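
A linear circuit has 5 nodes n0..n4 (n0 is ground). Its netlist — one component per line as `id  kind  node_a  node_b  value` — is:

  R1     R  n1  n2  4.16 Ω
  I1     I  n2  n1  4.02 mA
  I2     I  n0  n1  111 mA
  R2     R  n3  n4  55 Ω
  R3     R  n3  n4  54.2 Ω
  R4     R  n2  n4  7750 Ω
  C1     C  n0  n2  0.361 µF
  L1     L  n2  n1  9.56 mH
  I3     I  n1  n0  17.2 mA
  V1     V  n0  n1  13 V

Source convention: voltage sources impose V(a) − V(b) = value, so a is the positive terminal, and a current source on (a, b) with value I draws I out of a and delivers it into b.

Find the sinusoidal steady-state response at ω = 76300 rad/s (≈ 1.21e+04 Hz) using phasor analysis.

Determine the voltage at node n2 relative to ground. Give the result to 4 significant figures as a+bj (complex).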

----------

__Work order__
Scan the material above for the word "value", and copy every line in which it is found.

__Solution to this problem__
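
A linear circuit has 5 nodes n0..n4 (n0 is ground). Its netlist — one component per line as `id  kind  node_a  node_b  value` — is:
Source convention: voltage sources impose V(a) − V(b) = value, so a is the positive terminal, and a current source on (a, b) with value I draws I out of a and delivers it into b.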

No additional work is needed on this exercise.